YOUR INSTRUCTIONS:
What is needed is an exact copy of every line in the listing.

◆ ◆ ◆

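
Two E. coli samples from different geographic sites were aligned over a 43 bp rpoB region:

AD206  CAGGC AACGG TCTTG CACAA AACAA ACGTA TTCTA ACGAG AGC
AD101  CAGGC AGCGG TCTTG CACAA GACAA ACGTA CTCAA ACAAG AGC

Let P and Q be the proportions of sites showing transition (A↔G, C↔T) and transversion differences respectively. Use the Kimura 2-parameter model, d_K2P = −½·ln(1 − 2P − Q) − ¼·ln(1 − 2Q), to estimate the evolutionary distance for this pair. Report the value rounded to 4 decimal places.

Mismatches occur at site 7 (A→G, transition), site 21 (A→G, transition), site 31 (T→C, transition), site 34 (T→A, transversion), site 38 (G→A, transition).
Of the 5 differences, 4 transitions and 1 transversion over 43 sites: P = 4/43 = 0.093023, Q = 1/43 = 0.023256.
d = −0.5·ln(0.790698) − 0.25·ln(0.953488) = −0.5·(-0.234839) − 0.25·(-0.047628) = 0.1293.

0.1293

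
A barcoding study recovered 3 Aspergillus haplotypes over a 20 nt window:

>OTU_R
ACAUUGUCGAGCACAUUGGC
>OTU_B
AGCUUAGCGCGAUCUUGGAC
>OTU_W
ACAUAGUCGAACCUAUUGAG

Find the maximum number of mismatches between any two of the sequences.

13

Pairwise Hamming distances:
  OTU_R vs OTU_B: 10
  OTU_R vs OTU_W: 6
  OTU_B vs OTU_W: 13
The largest is 13, between OTU_B and OTU_W.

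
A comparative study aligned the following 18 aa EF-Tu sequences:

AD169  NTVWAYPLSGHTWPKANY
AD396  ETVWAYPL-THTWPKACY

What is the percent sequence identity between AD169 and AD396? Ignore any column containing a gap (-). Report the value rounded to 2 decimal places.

Excluding the 1 gap column leaves 17 comparable sites.
Differing sites — 1:N/E; 10:G/T; 17:N/C.
14 of the 17 comparable sites match, so the percent identity is 14/17 × 100 = 82.35%.

82.35%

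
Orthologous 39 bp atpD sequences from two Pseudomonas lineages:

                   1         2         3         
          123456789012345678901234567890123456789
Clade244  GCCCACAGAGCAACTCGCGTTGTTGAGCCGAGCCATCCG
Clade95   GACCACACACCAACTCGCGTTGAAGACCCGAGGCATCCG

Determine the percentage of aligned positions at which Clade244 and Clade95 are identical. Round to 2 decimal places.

Differing sites — 2:C/A; 8:G/C; 10:G/C; 23:T/A; 24:T/A; 27:G/C; 33:C/G.
32 of the 39 sites match, so the percent identity is 32/39 × 100 = 82.05%.

82.05%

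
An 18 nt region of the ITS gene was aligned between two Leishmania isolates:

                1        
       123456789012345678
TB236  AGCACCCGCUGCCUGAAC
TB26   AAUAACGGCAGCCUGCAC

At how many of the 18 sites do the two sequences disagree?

6

Differing sites — 2:G/A; 3:C/U; 5:C/A; 7:C/G; 10:U/A; 16:A/C.
That gives 6 mismatches out of 18 aligned sites, so the Hamming distance is 6.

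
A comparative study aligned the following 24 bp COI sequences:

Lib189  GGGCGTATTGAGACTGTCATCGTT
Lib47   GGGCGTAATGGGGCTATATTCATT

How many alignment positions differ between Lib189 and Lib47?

Mismatches occur at site 8 (T↔A), site 11 (A↔G), site 13 (A↔G), site 16 (G↔A), site 18 (C↔A), site 19 (A↔T), site 22 (G↔A).
That gives 7 mismatches out of 24 aligned sites, so the Hamming distance is 7.

7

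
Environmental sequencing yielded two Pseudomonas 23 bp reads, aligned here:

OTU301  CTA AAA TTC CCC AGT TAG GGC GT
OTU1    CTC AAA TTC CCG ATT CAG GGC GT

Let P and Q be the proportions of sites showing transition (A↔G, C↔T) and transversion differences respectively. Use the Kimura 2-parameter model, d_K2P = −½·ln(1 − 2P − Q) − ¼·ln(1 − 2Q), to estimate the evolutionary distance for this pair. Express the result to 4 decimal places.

0.1981

The sequences differ at positions 3 (A/C, transversion), 12 (C/G, transversion), 14 (G/T, transversion), 16 (T/C, transition).
Of the 4 differences, 1 transition and 3 transversions over 23 sites: P = 1/23 = 0.043478, Q = 3/23 = 0.130435.
d = −0.5·ln(0.782609) − 0.25·ln(0.739130) = −0.5·(-0.245122) − 0.25·(-0.302281) = 0.1981.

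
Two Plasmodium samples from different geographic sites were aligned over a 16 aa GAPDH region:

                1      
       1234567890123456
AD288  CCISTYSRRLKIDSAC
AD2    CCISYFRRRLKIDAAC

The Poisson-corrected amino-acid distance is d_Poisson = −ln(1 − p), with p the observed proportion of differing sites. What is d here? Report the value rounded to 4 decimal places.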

◆ ◆ ◆

RESULT:
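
Two E. coli samples from different geographic sites were aligned over a 43 bp rpoB region:

AD206  CAGGC AACGG TCTTG CACAA AACAA ACGTA TTCTA ACGAG AGC
AD101  CAGGC AGCGG TCTTG CACAA GACAA ACGTA CTCAA ACAAG AGC

Let P and Q be the proportions of sites showing transition (A↔G, C↔T) and transversion differences respectively. Use the Kimura 2-parameter model, d_K2P = −½·ln(1 − 2P − Q) − ¼·ln(1 − 2Q), to estimate the evolutionary distance for this pair. Report the value rounded to 4 decimal places.

Mismatches occur at site 7 (A→G, transition), site 21 (A→G, transition), site 31 (T→C, transition), site 34 (T→A, transversion), site 38 (G→A, transition).
Of the 5 differences, 4 transitions and 1 transversion over 43 sites: P = 4/43 = 0.093023, Q = 1/43 = 0.023256.
d = −0.5·ln(0.790698) − 0.25·ln(0.953488) = −0.5·(-0.234839) − 0.25·(-0.047628) = 0.1293.

0.1293

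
A barcoding study recovered 3 Aspergillus haplotypes over a 20 nt window:

>OTU_R
ACAUUGUCGAGCACAUUGGC
>OTU_B
AGCUUAGCGCGAUCUUGGAC
>OTU_W
ACAUAGUCGAACCUAUUGAG

Find the maximum number of mismatches between any two of the sequences.

13

Pairwise Hamming distances:
  OTU_R vs OTU_B: 10
  OTU_R vs OTU_W: 6
  OTU_B vs OTU_W: 13
The largest is 13, between OTU_B and OTU_W.

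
A comparative study aligned the following 18 aa EF-Tu sequences:

AD169  NTVWAYPLSGHTWPKANY
AD396  ETVWAYPL-THTWPKACY

What is the percent sequence identity between AD169 and AD396? Ignore any column containing a gap (-). Report the value rounded to 2 decimal places.

Excluding the 1 gap column leaves 17 comparable sites.
Differing sites — 1:N/E; 10:G/T; 17:N/C.
14 of the 17 comparable sites match, so the percent identity is 14/17 × 100 = 82.35%.

82.35%

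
Orthologous 39 bp atpD sequences from two Pseudomonas lineages:

                   1         2         3         
          123456789012345678901234567890123456789
Clade244  GCCCACAGAGCAACTCGCGTTGTTGAGCCGAGCCATCCG
Clade95   GACCACACACCAACTCGCGTTGAAGACCCGAGGCATCCG

Determine the percentage of aligned positions at which Clade244 and Clade95 are identical. Round to 2 decimal places.

Differing sites — 2:C/A; 8:G/C; 10:G/C; 23:T/A; 24:T/A; 27:G/C; 33:C/G.
32 of the 39 sites match, so the percent identity is 32/39 × 100 = 82.05%.

82.05%

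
An 18 nt region of the ITS gene was aligned between two Leishmania isolates:

                1        
       123456789012345678
TB236  AGCACCCGCUGCCUGAAC
TB26   AAUAACGGCAGCCUGCAC

At how many of the 18 sites do the two sequences disagree?

6

Differing sites — 2:G/A; 3:C/U; 5:C/A; 7:C/G; 10:U/A; 16:A/C.
That gives 6 mismatches out of 18 aligned sites, so the Hamming distance is 6.

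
A comparative study aligned the following 24 bp COI sequences:

Lib189  GGGCGTATTGAGACTGTCATCGTT
Lib47   GGGCGTAATGGGGCTATATTCATT

How many alignment positions differ between Lib189 and Lib47?

Mismatches occur at site 8 (T↔A), site 11 (A↔G), site 13 (A↔G), site 16 (G↔A), site 18 (C↔A), site 19 (A↔T), site 22 (G↔A).
That gives 7 mismatches out of 24 aligned sites, so the Hamming distance is 7.

7

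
Environmental sequencing yielded two Pseudomonas 23 bp reads, aligned here:

OTU301  CTA AAA TTC CCC AGT TAG GGC GT
OTU1    CTC AAA TTC CCG ATT CAG GGC GT

Let P and Q be the proportions of sites showing transition (A↔G, C↔T) and transversion differences respectively. Use the Kimura 2-parameter model, d_K2P = −½·ln(1 − 2P − Q) − ¼·ln(1 − 2Q), to estimate the evolutionary distance for this pair. Express the result to 4 decimal places.

0.1981

The sequences differ at positions 3 (A/C, transversion), 12 (C/G, transversion), 14 (G/T, transversion), 16 (T/C, transition).
Of the 4 differences, 1 transition and 3 transversions over 23 sites: P = 1/23 = 0.043478, Q = 3/23 = 0.130435.
d = −0.5·ln(0.782609) − 0.25·ln(0.739130) = −0.5·(-0.245122) − 0.25·(-0.302281) = 0.1981.

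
Two Plasmodium samples from different geographic sites were aligned over a 16 aa GAPDH region:

                1      
       1234567890123456
AD288  CCISTYSRRLKIDSAC
AD2    CCISYFRRRLKIDAAC

The Poisson-corrected amino-acid distance is d_Poisson = −ln(1 − p), with p the observed proportion of differing sites. What is d here? Report the value rounded to 4 decimal places.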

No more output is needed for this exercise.